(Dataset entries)
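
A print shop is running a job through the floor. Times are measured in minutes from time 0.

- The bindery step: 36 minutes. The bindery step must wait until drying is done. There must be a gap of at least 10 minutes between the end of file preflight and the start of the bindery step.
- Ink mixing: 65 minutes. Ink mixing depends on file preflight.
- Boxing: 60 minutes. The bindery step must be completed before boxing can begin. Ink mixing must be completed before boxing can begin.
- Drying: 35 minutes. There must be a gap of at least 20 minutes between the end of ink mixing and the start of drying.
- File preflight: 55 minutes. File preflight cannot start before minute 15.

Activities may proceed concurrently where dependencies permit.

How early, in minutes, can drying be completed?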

## TASK TO CARRY OUT
Copy only this part of the entries above: the line with "- Boxing: 60", the line with "- File preflight: 55", and the lines between, all exactly as written.

## SOLVED PROBLEM
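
- Boxing: 60 minutes. The bindery step must be completed before boxing can begin. Ink mixing must be completed before boxing can begin.
- Drying: 35 minutes. There must be a gap of at least 20 minutes between the end of ink mixing and the start of drying.
- File preflight: 55 minutes. File preflight cannot start before minute 15.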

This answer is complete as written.